- [Material for the task]:
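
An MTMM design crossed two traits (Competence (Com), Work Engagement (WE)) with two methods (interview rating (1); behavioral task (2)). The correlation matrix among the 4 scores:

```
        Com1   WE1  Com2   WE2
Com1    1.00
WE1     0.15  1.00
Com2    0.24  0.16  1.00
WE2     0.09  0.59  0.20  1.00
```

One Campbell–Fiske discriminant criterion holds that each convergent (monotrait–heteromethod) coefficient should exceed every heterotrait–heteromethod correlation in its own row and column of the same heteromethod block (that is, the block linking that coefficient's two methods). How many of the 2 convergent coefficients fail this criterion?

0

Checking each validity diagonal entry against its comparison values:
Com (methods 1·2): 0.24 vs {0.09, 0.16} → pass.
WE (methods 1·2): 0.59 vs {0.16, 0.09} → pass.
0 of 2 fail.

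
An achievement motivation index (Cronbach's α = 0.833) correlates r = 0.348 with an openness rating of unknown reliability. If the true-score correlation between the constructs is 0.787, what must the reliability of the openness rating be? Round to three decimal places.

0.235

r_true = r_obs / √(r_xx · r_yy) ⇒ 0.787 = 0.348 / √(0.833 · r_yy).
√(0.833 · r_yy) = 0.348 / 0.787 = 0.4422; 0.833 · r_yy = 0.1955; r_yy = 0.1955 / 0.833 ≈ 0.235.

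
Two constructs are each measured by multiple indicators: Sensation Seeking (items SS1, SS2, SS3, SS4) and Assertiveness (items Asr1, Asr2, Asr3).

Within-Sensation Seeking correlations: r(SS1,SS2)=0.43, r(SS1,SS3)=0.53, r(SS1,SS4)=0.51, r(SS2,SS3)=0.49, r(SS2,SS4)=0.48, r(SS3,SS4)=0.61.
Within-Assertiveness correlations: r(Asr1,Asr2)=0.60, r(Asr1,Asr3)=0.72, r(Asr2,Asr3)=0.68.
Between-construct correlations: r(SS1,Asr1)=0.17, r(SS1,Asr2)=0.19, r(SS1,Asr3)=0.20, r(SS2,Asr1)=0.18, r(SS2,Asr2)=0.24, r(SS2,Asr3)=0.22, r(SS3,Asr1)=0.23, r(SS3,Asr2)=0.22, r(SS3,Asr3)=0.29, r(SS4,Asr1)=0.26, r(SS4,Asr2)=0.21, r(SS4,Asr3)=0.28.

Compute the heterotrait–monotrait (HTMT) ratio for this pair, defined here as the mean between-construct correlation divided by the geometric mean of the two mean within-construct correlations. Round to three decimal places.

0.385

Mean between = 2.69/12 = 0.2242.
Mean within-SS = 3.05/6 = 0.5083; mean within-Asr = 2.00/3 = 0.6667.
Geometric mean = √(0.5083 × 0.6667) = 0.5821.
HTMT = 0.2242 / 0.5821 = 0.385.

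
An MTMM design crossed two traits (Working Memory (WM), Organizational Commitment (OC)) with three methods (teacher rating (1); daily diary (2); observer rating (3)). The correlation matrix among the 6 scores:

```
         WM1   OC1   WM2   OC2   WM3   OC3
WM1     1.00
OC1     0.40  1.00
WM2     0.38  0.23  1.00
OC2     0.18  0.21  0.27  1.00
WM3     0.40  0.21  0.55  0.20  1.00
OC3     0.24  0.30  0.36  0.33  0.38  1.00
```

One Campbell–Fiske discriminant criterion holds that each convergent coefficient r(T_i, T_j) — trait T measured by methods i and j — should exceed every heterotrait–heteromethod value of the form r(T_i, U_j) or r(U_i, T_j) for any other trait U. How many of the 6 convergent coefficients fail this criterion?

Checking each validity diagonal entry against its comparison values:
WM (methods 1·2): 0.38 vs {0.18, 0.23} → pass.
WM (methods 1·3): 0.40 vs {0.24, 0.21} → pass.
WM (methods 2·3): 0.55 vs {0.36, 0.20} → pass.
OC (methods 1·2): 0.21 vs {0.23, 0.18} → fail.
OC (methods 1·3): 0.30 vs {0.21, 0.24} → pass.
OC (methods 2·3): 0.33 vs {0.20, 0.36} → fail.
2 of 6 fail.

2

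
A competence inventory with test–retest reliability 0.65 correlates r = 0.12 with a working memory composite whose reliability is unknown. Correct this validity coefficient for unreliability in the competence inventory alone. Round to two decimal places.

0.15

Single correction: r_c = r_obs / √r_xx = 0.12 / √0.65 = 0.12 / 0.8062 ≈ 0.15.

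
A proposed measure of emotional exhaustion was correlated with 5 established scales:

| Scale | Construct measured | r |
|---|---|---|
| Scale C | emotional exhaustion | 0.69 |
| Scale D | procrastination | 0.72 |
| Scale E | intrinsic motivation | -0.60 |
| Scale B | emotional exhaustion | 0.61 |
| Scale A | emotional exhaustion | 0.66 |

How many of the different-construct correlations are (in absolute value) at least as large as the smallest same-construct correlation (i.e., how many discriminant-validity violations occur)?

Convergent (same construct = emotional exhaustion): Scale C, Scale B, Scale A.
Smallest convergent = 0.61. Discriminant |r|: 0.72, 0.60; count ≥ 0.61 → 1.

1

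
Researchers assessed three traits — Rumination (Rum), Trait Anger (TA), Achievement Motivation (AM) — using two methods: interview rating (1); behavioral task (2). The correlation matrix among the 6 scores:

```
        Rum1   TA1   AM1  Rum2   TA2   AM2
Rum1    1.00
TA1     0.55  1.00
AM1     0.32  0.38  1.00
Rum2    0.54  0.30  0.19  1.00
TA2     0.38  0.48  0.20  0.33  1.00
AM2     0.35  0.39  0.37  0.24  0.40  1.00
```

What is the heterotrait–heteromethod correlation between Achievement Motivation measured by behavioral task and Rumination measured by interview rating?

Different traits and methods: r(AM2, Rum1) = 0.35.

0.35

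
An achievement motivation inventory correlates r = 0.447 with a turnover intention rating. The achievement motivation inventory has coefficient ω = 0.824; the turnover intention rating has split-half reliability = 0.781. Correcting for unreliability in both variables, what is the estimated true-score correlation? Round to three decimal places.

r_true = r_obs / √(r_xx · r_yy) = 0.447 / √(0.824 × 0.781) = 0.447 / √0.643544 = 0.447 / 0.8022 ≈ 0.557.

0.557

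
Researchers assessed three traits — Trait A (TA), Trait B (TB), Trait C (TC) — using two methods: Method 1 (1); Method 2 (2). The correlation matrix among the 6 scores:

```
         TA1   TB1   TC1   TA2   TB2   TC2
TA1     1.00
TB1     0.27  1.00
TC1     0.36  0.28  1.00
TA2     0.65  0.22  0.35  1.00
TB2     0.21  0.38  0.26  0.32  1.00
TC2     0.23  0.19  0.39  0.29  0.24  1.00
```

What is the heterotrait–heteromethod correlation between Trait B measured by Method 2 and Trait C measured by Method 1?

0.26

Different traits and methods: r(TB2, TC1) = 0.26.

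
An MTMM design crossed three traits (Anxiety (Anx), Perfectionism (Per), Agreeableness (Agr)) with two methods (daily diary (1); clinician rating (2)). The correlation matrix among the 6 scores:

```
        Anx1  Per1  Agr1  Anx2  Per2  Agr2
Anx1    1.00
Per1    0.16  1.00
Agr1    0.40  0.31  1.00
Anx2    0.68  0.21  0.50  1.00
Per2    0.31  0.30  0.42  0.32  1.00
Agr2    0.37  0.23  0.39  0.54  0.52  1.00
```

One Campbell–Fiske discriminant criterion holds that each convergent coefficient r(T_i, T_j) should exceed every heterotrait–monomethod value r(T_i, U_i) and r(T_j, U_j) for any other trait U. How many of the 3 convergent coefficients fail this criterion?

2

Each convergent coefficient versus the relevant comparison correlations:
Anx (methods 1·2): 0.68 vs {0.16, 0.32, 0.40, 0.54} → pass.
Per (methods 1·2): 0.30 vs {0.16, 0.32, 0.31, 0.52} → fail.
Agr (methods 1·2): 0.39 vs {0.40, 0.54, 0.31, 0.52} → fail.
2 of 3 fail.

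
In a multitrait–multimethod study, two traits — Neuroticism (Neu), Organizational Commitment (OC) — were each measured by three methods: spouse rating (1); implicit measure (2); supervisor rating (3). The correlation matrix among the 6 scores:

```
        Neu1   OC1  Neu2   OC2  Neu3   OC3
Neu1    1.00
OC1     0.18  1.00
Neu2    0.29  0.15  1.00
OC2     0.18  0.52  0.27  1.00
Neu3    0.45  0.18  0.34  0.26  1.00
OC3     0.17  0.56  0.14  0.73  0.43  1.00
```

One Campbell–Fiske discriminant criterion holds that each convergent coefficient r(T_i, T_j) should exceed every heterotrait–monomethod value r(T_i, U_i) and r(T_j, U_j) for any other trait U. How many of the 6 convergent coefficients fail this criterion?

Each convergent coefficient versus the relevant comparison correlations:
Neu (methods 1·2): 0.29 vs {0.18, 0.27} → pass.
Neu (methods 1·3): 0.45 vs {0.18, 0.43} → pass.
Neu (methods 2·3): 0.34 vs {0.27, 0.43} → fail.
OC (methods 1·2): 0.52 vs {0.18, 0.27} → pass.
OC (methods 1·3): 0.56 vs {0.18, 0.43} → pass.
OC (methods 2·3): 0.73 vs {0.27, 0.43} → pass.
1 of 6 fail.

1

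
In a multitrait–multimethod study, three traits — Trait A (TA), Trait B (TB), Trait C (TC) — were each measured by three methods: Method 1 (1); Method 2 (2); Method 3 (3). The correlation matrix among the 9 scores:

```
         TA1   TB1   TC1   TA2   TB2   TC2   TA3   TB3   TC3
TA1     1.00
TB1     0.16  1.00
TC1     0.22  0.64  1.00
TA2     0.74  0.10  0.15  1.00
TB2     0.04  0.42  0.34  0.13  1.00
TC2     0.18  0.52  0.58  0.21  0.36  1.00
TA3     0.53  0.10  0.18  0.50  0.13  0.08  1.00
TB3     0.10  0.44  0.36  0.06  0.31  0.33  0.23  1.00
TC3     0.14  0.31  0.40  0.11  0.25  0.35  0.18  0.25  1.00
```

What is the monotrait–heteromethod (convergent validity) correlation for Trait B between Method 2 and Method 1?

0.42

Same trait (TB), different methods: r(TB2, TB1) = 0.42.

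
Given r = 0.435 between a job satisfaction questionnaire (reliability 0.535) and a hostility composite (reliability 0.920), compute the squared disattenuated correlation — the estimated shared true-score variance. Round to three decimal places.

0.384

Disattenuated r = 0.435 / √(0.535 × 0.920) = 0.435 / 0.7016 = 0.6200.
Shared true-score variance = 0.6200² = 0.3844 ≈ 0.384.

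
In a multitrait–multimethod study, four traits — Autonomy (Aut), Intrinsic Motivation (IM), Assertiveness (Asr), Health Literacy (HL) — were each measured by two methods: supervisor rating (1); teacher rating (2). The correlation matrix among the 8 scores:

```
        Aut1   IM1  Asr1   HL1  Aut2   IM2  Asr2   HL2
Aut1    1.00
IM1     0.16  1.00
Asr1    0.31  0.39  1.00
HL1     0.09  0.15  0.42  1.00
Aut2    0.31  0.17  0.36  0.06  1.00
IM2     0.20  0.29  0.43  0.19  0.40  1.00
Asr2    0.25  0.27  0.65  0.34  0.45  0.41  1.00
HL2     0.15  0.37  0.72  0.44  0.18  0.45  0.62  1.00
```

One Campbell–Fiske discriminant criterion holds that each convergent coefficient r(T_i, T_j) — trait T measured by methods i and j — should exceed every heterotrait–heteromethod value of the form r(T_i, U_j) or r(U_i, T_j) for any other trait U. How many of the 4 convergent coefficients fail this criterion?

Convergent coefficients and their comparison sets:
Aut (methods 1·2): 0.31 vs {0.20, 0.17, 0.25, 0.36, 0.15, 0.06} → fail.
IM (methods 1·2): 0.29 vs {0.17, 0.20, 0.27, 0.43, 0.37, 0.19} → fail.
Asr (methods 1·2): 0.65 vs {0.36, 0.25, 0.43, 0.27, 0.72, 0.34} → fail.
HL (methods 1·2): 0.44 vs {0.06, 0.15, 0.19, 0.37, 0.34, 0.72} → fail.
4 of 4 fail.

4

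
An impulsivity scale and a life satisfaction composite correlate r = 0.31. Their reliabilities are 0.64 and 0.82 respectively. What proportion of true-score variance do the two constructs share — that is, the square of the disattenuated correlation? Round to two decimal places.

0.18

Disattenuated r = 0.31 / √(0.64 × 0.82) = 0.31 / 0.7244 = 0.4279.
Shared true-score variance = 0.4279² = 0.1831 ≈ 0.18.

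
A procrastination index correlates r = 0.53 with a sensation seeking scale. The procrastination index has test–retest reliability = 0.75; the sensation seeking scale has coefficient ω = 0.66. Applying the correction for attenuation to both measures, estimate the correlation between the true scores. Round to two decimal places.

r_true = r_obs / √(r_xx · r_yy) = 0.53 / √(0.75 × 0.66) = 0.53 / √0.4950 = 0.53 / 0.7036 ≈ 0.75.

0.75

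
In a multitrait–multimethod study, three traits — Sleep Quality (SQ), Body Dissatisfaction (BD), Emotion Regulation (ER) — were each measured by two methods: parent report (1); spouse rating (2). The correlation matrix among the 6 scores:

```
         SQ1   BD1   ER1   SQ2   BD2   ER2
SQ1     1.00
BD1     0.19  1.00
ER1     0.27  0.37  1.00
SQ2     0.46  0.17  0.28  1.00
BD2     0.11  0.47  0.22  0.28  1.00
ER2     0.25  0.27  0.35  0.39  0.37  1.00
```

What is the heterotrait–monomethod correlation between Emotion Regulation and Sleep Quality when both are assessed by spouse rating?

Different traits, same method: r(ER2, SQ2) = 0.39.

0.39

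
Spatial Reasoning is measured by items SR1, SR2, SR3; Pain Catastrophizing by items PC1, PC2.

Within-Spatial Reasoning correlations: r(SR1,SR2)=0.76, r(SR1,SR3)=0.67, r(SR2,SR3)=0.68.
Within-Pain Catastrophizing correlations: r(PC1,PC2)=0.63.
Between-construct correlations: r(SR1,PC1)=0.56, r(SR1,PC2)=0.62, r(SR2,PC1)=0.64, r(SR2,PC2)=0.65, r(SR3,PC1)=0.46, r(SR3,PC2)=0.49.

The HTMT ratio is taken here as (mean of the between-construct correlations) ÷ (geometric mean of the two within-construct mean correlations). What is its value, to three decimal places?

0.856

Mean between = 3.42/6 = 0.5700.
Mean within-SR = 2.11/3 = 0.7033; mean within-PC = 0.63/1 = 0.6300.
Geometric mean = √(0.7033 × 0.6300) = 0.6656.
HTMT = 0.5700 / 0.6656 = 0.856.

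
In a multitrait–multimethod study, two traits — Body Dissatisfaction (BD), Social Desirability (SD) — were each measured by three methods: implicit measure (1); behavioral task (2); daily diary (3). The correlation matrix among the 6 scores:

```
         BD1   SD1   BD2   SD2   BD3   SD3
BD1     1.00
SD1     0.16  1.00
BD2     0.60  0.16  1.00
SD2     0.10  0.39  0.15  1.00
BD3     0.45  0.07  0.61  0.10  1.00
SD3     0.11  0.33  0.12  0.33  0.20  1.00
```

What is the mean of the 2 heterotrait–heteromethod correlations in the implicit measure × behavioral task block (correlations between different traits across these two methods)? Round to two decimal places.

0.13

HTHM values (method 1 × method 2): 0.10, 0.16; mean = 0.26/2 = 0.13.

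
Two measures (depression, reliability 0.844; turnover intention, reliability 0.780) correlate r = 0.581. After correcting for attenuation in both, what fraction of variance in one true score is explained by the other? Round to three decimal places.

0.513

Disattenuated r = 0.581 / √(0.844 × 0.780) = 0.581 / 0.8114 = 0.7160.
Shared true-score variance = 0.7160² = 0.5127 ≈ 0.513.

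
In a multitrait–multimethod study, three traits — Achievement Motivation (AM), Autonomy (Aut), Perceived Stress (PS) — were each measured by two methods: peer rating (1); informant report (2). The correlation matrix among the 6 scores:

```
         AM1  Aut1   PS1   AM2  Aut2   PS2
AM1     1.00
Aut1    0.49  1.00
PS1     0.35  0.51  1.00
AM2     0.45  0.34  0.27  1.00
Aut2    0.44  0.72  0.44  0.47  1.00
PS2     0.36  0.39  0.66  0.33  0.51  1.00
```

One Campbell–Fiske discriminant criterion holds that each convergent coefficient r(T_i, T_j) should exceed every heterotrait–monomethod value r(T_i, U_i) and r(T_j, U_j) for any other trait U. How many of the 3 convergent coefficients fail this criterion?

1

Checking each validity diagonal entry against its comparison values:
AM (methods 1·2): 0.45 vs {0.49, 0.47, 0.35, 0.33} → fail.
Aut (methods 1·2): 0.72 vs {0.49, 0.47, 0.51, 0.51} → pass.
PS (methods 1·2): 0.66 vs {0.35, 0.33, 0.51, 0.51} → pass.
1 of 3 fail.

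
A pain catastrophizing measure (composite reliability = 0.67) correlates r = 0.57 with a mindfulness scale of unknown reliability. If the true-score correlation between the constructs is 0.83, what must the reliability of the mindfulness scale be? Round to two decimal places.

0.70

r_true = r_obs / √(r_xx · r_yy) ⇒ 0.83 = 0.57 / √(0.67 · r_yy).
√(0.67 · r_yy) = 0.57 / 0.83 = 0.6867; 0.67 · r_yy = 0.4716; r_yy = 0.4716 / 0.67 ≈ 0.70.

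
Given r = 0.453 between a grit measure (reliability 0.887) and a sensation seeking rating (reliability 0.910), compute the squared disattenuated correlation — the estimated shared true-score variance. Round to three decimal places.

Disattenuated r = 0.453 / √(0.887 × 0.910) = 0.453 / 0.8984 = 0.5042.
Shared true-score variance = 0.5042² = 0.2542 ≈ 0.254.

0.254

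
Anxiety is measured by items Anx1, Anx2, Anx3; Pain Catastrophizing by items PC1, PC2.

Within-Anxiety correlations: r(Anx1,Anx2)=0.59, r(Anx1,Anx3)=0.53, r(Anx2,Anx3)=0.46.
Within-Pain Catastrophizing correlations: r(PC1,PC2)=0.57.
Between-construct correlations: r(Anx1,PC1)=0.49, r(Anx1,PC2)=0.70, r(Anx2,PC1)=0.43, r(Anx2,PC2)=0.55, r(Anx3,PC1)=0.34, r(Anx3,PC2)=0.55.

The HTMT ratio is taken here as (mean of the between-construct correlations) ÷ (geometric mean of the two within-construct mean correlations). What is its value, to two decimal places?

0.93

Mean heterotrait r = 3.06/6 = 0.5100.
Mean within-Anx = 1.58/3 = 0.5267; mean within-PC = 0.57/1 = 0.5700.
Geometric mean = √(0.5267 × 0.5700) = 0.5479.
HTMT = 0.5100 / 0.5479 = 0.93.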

- [Exercise goal]: Show each line of the data that contains the string "Spatial".

- [Written response]:
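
Spatial Reasoning is measured by items SR1, SR2, SR3; Pain Catastrophizing by items PC1, PC2.
Within-Spatial Reasoning correlations: r(SR1,SR2)=0.76, r(SR1,SR3)=0.67, r(SR2,SR3)=0.68.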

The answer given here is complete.